◆ **Records provided**

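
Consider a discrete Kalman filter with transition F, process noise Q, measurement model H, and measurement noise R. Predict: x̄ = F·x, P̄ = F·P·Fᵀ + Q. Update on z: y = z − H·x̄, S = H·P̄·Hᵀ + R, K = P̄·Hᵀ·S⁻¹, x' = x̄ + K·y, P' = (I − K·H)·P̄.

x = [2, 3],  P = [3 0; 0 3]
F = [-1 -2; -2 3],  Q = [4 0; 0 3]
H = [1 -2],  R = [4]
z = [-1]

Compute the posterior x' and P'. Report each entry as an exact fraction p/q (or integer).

x̄ = F·x = [-8, 5]
P̄ = F·P·Fᵀ + Q = [19 -12; -12 42]
y = z − H·x̄ = [17]
S = H·P̄·Hᵀ + R = [239]
K = P̄·Hᵀ·S⁻¹ = [43/239; -96/239]
x' = x̄ + K·y = [-1181/239, -437/239]
P' = (I − K·H)·P̄ = [2692/239 1260/239; 1260/239 822/239]

x' = [-1181/239, -437/239]
P' = [2692/239 1260/239; 1260/239 822/239]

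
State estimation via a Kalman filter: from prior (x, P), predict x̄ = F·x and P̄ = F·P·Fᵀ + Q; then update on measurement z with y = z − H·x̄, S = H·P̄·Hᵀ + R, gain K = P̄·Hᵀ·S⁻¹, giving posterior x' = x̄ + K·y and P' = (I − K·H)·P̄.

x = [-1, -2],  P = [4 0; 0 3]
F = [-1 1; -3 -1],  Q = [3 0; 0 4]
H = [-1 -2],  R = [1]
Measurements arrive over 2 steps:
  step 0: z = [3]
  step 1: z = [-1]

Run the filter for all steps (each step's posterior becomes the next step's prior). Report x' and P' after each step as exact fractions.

step 0: x' = [-185/73, -15/73], P' = [1406/219 -689/219; -689/219 392/219]
step 1: x' = [-30743/21340, 1333/1067], P' = [194441/64020 -4505/3201; -4505/3201 2872/3201]

step 0: x̄ = F·x = [-1, 5]
step 0: P̄ = F·P·Fᵀ + Q = [10 9; 9 43]
step 0: y = z − H·x̄ = [12]
step 0: S = H·P̄·Hᵀ + R = [219]
step 0: K = P̄·Hᵀ·S⁻¹ = [-28/219; -95/219]
step 0: x' = x̄ + K·y = [-185/73, -15/73]
step 0: P' = (I − K·H)·P̄ = [1406/219 -689/219; -689/219 392/219]
step 1: x̄ = F·x = [170/73, 570/73]
step 1: P̄ = F·P·Fᵀ + Q = [3833/219 5204/219; 5204/219 9788/219]
step 1: y = z − H·x̄ = [1237/73]
step 1: S = H·P̄·Hᵀ + R = [21340/73]
step 1: K = P̄·Hᵀ·S⁻¹ = [-4747/21340; -413/1067]
step 1: x' = x̄ + K·y = [-30743/21340, 1333/1067]
step 1: P' = (I − K·H)·P̄ = [194441/64020 -4505/3201; -4505/3201 2872/3201]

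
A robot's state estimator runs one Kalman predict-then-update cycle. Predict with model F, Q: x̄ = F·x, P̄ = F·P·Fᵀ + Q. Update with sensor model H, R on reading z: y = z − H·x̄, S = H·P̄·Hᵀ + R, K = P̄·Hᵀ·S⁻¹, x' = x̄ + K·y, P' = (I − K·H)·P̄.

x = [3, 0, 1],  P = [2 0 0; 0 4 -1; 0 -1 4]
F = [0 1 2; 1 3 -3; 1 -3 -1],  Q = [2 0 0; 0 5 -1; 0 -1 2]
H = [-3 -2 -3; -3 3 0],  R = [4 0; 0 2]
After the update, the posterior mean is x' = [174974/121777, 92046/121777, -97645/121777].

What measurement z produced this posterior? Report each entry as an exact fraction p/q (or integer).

z = [-3, -2]

x̄ = F·x = [2, 0, 2]
P̄ = F·P·Fᵀ + Q = [18 -15 -13; -15 97 -29; -13 -29 38]
S = H·P̄·Hᵀ + R = [134 -231; -231 1307]
K = P̄·Hᵀ·S⁻¹ = [-3264/121777 -9801/121777; -3418/121777 30702/121777; -33307/121777 -10359/121777]
x' − x̄ = [-68580/121777, 92046/121777, -341199/121777] = K·y
y = (KᵀK)⁻¹·Kᵀ·(x' − x̄) = [9, 4]
z = y + H·x̄ = [9, 4] + [-12, -6] = [-3, -2]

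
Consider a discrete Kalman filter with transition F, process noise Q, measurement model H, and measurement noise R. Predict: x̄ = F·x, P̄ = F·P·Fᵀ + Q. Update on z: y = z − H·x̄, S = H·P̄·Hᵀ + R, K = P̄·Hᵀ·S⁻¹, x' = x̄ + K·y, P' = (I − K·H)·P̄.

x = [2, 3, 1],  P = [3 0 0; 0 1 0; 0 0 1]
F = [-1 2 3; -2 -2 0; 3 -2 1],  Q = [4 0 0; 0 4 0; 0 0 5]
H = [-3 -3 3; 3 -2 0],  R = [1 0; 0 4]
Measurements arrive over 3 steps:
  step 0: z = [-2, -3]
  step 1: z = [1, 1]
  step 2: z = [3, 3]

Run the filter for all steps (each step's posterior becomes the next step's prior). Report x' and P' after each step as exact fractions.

step 0: x̄ = F·x = [7, -10, 1]
step 0: P̄ = F·P·Fᵀ + Q = [20 2 -10; 2 20 -14; -10 -14 37]
step 0: y = z − H·x̄ = [-14, -44]
step 0: S = H·P̄·Hᵀ + R = [1162 -72; -72 240]
step 0: K = P̄·Hᵀ·S⁻¹ = [-198/2851 3635/17106; -591/5702 -11821/68424; 456/2851 2713/68424]
step 0: x' = x̄ + K·y = [-11783/8553, -16207/17106, -51041/17106]
step 0: P' = (I − K·H)·P̄ = [12256/8553 14749/8553 26807/8553; 14749/8553 100315/34212 158129/34212; 26807/8553 158129/34212 267181/34212]
step 1: x̄ = F·x = [-161971/17106, 39773/8553, -29775/5702]
step 1: P̄ = F·P·Fᵀ + Q = [4009957/34212 -1006673/17106 316829/11404; -1006673/17106 301543/8553 -90265/5702; 316829/11404 -90265/5702 194539/11404]
step 1: y = z − H·x̄ = [6301/2851, 662111/17106]
step 1: S = H·P̄·Hᵀ + R = [719296/2851 -917385/2851; -917385/2851 65211301/34212]
step 1: K = P̄·Hᵀ·S⁻¹ = [-203851869/3227559199 760288157/3227559199; -600546987/6455118398 -469031588/3227559199; 2265173715/12910236796 290339184/3227559199]
step 1: x' = x̄ + K·y = [-1583225936/3227559199, -7618810875/6455118398, -17457188969/12910236796]
step 1: P' = (I − K·H)·P̄ = [2776684032/3227559199 2644449734/3227559199 5353183143/3227559199; 2644449734/3227559199 4904737777/3227559199 14898192693/6455118398; 5353183143/3227559199 14898192693/6455118398 51964175863/12910236796]
step 2: x̄ = F·x = [-76513906663/12910236796, 10785262747/3227559199, -5980656701/12910236796]
step 2: P̄ = F·P·Fᵀ + Q = [795670103967/12910236796 -96168159449/3227559199 180835225293/12910236796; -96168159449/3227559199 64791521904/3227559199 -27934611531/3227559199; 180835225293/12910236796 -27934611531/3227559199 177309056083/12910236796]
step 2: y = z − H·x̄ = [-21722943267/6455118398, 354554532353/12910236796]
step 2: S = H·P̄·Hᵀ + R = [733591990105/3227559199 -1077034396119/6455118398; -1077034396119/6455118398 12865407886903/12910236796]
step 2: K = P̄·Hᵀ·S⁻¹ = [-7338736806264/116580596476843 301100317902779/1282386561245273; -10812280773738/116580596476843 -186608435808048/1282386561245273; 41028501646167/233161192953686 114132870629358/1282386561245273]
step 2: x' = x̄ + K·y = [940594207271369/1282386561245273, -439350756713548/1282386561245273, 3561972596653039/2564773122490546]
step 2: P' = (I − K·H)·P̄ = [1102743067116148/1282386561245273 1051913964868664/1282386561245273 2127748330361844/1282386561245273; 1051913964868664/1282386561245273 1951087818919092/1282386561245273 2963356754284050/1282386561245273; 2127748330361844/1282386561245273 2963356754284050/1282386561245273 10332648008661067/2564773122490546]

step 0: x' = [-11783/8553, -16207/17106, -51041/17106], P' = [12256/8553 14749/8553 26807/8553; 14749/8553 100315/34212 158129/34212; 26807/8553 158129/34212 267181/34212]
step 1: x' = [-1583225936/3227559199, -7618810875/6455118398, -17457188969/12910236796], P' = [2776684032/3227559199 2644449734/3227559199 5353183143/3227559199; 2644449734/3227559199 4904737777/3227559199 14898192693/6455118398; 5353183143/3227559199 14898192693/6455118398 51964175863/12910236796]
step 2: x' = [940594207271369/1282386561245273, -439350756713548/1282386561245273, 3561972596653039/2564773122490546], P' = [1102743067116148/1282386561245273 1051913964868664/1282386561245273 2127748330361844/1282386561245273; 1051913964868664/1282386561245273 1951087818919092/1282386561245273 2963356754284050/1282386561245273; 2127748330361844/1282386561245273 2963356754284050/1282386561245273 10332648008661067/2564773122490546]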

◆ **Work order**
Within the material above, tally each line that contains "Measurements" and respond with the tally only.

◆ **Task solution**
2